» Exercise objective
Below are some records; quote exactly the lines from the one that contains "start → East → g → 9" through the one that contains "start → East → h → 8", inclusive, and no others.

(Data items)
---+---
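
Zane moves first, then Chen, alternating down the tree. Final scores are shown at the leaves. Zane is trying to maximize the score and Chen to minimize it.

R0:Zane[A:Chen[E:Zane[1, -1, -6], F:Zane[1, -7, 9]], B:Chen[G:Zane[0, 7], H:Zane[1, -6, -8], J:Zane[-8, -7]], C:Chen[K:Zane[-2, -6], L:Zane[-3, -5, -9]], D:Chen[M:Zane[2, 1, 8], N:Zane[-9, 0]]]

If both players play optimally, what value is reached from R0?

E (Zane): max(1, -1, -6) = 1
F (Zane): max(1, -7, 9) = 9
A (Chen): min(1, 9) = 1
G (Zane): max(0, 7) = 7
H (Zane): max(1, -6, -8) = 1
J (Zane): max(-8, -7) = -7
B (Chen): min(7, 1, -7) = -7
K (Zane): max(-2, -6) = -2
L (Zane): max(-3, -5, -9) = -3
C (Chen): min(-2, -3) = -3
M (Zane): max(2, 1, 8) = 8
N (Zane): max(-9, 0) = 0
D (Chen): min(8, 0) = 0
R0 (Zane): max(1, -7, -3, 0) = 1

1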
---+---
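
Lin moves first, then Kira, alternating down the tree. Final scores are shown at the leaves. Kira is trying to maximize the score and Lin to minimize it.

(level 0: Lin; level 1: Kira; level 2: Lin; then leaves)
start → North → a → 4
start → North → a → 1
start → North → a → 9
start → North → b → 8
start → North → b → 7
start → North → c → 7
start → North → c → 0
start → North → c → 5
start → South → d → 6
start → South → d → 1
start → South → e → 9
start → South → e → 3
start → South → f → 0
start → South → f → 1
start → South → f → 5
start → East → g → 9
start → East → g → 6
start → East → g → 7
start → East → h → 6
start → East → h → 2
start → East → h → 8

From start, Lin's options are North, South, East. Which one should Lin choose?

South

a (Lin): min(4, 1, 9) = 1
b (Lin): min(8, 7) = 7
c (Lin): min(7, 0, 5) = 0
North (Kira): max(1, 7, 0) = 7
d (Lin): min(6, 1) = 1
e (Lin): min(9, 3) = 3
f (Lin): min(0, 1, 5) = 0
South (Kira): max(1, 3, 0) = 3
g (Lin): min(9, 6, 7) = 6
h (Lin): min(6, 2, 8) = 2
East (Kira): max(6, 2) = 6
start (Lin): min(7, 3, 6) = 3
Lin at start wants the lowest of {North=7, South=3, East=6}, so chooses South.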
---+---
» Result of the task
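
start → East → g → 9
start → East → g → 6
start → East → g → 7
start → East → h → 6
start → East → h → 2
start → East → h → 8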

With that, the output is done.